Whatever appears in the entries must be given again exactly.

====== Data for this task ======

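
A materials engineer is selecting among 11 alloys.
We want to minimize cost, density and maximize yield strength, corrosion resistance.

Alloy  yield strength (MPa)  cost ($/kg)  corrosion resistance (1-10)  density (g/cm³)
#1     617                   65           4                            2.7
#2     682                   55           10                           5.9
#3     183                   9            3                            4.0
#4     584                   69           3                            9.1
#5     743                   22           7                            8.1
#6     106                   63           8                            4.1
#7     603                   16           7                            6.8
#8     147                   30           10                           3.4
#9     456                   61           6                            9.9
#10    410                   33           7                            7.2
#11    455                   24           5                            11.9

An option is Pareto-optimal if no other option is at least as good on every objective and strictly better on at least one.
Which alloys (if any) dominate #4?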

======

Answer box:
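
A materials engineer is selecting among 11 alloys.
We want to minimize cost, density and maximize yield strength, corrosion resistance.

Alloy  yield strength (MPa)  cost ($/kg)  corrosion resistance (1-10)  density (g/cm³)
#1     617                   65           4                            2.7
#2     682                   55           10                           5.9
#3     183                   9            3                            4.0
#4     584                   69           3                            9.1
#5     743                   22           7                            8.1
#6     106                   63           8                            4.1
#7     603                   16           7                            6.8
#8     147                   30           10                           3.4
#9     456                   61           6                            9.9
#10    410                   33           7                            7.2
#11    455                   24           5                            11.9

An option is Pareto-optimal if no other option is at least as good on every objective and strictly better on at least one.
Which alloys (if any) dominate #4?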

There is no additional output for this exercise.